[[ DATA TO EXAMINE open ]]
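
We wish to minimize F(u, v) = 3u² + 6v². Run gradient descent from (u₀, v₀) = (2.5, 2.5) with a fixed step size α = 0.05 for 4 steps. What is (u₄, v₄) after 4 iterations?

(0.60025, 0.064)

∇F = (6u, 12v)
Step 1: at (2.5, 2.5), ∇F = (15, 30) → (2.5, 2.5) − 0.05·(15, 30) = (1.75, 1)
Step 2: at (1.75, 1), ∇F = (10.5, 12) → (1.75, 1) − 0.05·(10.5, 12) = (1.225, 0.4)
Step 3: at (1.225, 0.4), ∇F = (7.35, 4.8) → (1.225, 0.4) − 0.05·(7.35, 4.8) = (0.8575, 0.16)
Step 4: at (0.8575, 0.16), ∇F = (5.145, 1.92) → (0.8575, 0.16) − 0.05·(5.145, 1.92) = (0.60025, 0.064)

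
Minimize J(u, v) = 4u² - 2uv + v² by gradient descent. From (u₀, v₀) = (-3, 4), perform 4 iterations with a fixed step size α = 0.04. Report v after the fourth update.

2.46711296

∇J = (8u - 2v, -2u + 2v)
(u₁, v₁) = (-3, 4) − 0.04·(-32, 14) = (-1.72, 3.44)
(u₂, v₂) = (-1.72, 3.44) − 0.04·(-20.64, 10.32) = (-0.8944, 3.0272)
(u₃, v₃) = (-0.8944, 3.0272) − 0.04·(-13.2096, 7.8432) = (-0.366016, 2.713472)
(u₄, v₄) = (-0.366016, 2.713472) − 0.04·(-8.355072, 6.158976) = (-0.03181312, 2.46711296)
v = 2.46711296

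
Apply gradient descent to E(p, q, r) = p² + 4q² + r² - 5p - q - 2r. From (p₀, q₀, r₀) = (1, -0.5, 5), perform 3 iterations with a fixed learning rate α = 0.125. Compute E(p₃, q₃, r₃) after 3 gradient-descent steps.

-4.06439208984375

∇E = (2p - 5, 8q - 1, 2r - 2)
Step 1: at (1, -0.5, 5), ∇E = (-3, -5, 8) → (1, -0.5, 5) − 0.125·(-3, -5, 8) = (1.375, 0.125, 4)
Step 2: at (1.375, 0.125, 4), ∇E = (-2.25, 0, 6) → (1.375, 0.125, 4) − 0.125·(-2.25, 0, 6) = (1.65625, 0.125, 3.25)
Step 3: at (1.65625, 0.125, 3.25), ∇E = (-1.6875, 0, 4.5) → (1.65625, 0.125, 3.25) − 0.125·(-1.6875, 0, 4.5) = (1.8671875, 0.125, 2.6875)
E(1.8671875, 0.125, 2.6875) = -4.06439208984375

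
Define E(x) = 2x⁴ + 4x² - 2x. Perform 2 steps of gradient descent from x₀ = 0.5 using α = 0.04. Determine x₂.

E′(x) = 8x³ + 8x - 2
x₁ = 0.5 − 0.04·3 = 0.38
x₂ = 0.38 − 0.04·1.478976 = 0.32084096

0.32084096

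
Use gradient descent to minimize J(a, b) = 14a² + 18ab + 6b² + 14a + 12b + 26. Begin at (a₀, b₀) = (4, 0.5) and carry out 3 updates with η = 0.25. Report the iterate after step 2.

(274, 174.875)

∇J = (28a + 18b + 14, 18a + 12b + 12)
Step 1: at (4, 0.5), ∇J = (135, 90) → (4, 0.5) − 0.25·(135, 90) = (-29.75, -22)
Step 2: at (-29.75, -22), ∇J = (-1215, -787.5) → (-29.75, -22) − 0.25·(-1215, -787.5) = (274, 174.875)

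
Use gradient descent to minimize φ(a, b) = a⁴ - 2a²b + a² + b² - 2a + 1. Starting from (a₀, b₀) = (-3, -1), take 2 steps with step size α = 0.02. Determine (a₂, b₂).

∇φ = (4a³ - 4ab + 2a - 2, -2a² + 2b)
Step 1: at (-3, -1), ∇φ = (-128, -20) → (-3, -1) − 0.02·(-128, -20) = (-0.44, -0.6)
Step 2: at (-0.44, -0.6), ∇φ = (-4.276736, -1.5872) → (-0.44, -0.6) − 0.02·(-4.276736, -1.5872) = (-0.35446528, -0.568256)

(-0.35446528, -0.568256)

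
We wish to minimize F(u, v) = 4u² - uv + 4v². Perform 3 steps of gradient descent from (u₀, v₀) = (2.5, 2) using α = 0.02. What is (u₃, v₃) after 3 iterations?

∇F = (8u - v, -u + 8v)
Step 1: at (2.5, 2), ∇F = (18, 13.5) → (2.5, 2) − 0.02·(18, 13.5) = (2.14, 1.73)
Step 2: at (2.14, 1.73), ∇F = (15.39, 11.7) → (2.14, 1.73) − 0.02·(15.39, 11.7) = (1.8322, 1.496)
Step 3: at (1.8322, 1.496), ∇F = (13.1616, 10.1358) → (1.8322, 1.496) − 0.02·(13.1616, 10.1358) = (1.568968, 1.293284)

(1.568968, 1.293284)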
[[ DATA TO EXAMINE closed ]]
**YOUR TASK**. Each record above should be returned exactly as it appears.

**RESPONSE TO THIS TASK**.
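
We wish to minimize F(u, v) = 3u² + 6v². Run gradient descent from (u₀, v₀) = (2.5, 2.5) with a fixed step size α = 0.05 for 4 steps. What is (u₄, v₄) after 4 iterations?

(0.60025, 0.064)

∇F = (6u, 12v)
Step 1: at (2.5, 2.5), ∇F = (15, 30) → (2.5, 2.5) − 0.05·(15, 30) = (1.75, 1)
Step 2: at (1.75, 1), ∇F = (10.5, 12) → (1.75, 1) − 0.05·(10.5, 12) = (1.225, 0.4)
Step 3: at (1.225, 0.4), ∇F = (7.35, 4.8) → (1.225, 0.4) − 0.05·(7.35, 4.8) = (0.8575, 0.16)
Step 4: at (0.8575, 0.16), ∇F = (5.145, 1.92) → (0.8575, 0.16) − 0.05·(5.145, 1.92) = (0.60025, 0.064)

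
Minimize J(u, v) = 4u² - 2uv + v² by gradient descent. From (u₀, v₀) = (-3, 4), perform 4 iterations with a fixed step size α = 0.04. Report v after the fourth update.

2.46711296

∇J = (8u - 2v, -2u + 2v)
(u₁, v₁) = (-3, 4) − 0.04·(-32, 14) = (-1.72, 3.44)
(u₂, v₂) = (-1.72, 3.44) − 0.04·(-20.64, 10.32) = (-0.8944, 3.0272)
(u₃, v₃) = (-0.8944, 3.0272) − 0.04·(-13.2096, 7.8432) = (-0.366016, 2.713472)
(u₄, v₄) = (-0.366016, 2.713472) − 0.04·(-8.355072, 6.158976) = (-0.03181312, 2.46711296)
v = 2.46711296

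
Apply gradient descent to E(p, q, r) = p² + 4q² + r² - 5p - q - 2r. From (p₀, q₀, r₀) = (1, -0.5, 5), perform 3 iterations with a fixed learning rate α = 0.125. Compute E(p₃, q₃, r₃) after 3 gradient-descent steps.

-4.06439208984375

∇E = (2p - 5, 8q - 1, 2r - 2)
Step 1: at (1, -0.5, 5), ∇E = (-3, -5, 8) → (1, -0.5, 5) − 0.125·(-3, -5, 8) = (1.375, 0.125, 4)
Step 2: at (1.375, 0.125, 4), ∇E = (-2.25, 0, 6) → (1.375, 0.125, 4) − 0.125·(-2.25, 0, 6) = (1.65625, 0.125, 3.25)
Step 3: at (1.65625, 0.125, 3.25), ∇E = (-1.6875, 0, 4.5) → (1.65625, 0.125, 3.25) − 0.125·(-1.6875, 0, 4.5) = (1.8671875, 0.125, 2.6875)
E(1.8671875, 0.125, 2.6875) = -4.06439208984375

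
Define E(x) = 2x⁴ + 4x² - 2x. Perform 2 steps of gradient descent from x₀ = 0.5 using α = 0.04. Determine x₂.

E′(x) = 8x³ + 8x - 2
x₁ = 0.5 − 0.04·3 = 0.38
x₂ = 0.38 − 0.04·1.478976 = 0.32084096

0.32084096

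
Use gradient descent to minimize J(a, b) = 14a² + 18ab + 6b² + 14a + 12b + 26. Begin at (a₀, b₀) = (4, 0.5) and carry out 3 updates with η = 0.25. Report the iterate after step 2.

(274, 174.875)

∇J = (28a + 18b + 14, 18a + 12b + 12)
Step 1: at (4, 0.5), ∇J = (135, 90) → (4, 0.5) − 0.25·(135, 90) = (-29.75, -22)
Step 2: at (-29.75, -22), ∇J = (-1215, -787.5) → (-29.75, -22) − 0.25·(-1215, -787.5) = (274, 174.875)

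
Use gradient descent to minimize φ(a, b) = a⁴ - 2a²b + a² + b² - 2a + 1. Starting from (a₀, b₀) = (-3, -1), take 2 steps with step size α = 0.02. Determine (a₂, b₂).

∇φ = (4a³ - 4ab + 2a - 2, -2a² + 2b)
Step 1: at (-3, -1), ∇φ = (-128, -20) → (-3, -1) − 0.02·(-128, -20) = (-0.44, -0.6)
Step 2: at (-0.44, -0.6), ∇φ = (-4.276736, -1.5872) → (-0.44, -0.6) − 0.02·(-4.276736, -1.5872) = (-0.35446528, -0.568256)

(-0.35446528, -0.568256)

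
We wish to minimize F(u, v) = 4u² - uv + 4v². Perform 3 steps of gradient descent from (u₀, v₀) = (2.5, 2) using α = 0.02. What is (u₃, v₃) after 3 iterations?

∇F = (8u - v, -u + 8v)
Step 1: at (2.5, 2), ∇F = (18, 13.5) → (2.5, 2) − 0.02·(18, 13.5) = (2.14, 1.73)
Step 2: at (2.14, 1.73), ∇F = (15.39, 11.7) → (2.14, 1.73) − 0.02·(15.39, 11.7) = (1.8322, 1.496)
Step 3: at (1.8322, 1.496), ∇F = (13.1616, 10.1358) → (1.8322, 1.496) − 0.02·(13.1616, 10.1358) = (1.568968, 1.293284)

(1.568968, 1.293284)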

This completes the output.